(Recorded data)

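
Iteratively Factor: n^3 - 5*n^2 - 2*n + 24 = (n - 3)*(n^2 - 2*n - 8) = (n - 4)*(n - 3)*(n + 2)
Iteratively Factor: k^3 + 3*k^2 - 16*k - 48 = (k + 4)*(k^2 - k - 12) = (k + 3)*(k + 4)*(k - 4)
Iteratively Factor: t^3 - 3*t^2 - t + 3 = (t + 1)*(t^2 - 4*t + 3) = (t - 1)*(t + 1)*(t - 3)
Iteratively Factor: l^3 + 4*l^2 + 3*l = (l + 3)*(l^2 + l) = l*(l + 3)*(l + 1)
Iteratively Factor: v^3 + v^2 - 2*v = (v + 2)*(v^2 - v) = (v - 1)*(v + 2)*(v)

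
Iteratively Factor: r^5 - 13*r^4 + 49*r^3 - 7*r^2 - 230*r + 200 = (r + 2)*(r^4 - 15*r^3 + 79*r^2 - 165*r + 100) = (r - 1)*(r + 2)*(r^3 - 14*r^2 + 65*r - 100) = (r - 4)*(r - 1)*(r + 2)*(r^2 - 10*r + 25) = (r - 5)*(r - 4)*(r - 1)*(r + 2)*(r - 5)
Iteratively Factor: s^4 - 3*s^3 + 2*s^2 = (s - 1)*(s^3 - 2*s^2) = s*(s - 1)*(s^2 - 2*s) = s^2*(s - 1)*(s - 2)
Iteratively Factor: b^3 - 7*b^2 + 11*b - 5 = (b - 1)*(b^2 - 6*b + 5) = (b - 5)*(b - 1)*(b - 1)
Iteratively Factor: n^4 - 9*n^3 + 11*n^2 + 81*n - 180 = (n - 4)*(n^3 - 5*n^2 - 9*n + 45) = (n - 4)*(n + 3)*(n^2 - 8*n + 15) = (n - 4)*(n - 3)*(n + 3)*(n - 5)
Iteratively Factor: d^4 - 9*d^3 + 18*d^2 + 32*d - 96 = (d - 4)*(d^3 - 5*d^2 - 2*d + 24) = (d - 4)*(d + 2)*(d^2 - 7*d + 12) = (d - 4)*(d - 3)*(d + 2)*(d - 4)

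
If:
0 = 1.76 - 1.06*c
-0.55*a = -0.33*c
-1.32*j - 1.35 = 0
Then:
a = 1.00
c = 1.66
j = -1.02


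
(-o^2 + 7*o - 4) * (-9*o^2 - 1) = 9*o^4 - 63*o^3 + 37*o^2 - 7*o + 4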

Work required - Beginning at the line that contains "Iteratively Factor: d^4", reproduce every line down to the last line of the entries above, exactly and only those.

Answer to this problem -
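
Iteratively Factor: d^4 - 9*d^3 + 18*d^2 + 32*d - 96 = (d - 4)*(d^3 - 5*d^2 - 2*d + 24) = (d - 4)*(d + 2)*(d^2 - 7*d + 12) = (d - 4)*(d - 3)*(d + 2)*(d - 4)

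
If:
0 = 1.76 - 1.06*c
-0.55*a = -0.33*c
-1.32*j - 1.35 = 0
Then:
a = 1.00
c = 1.66
j = -1.02


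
(-o^2 + 7*o - 4) * (-9*o^2 - 1) = 9*o^4 - 63*o^3 + 37*o^2 - 7*o + 4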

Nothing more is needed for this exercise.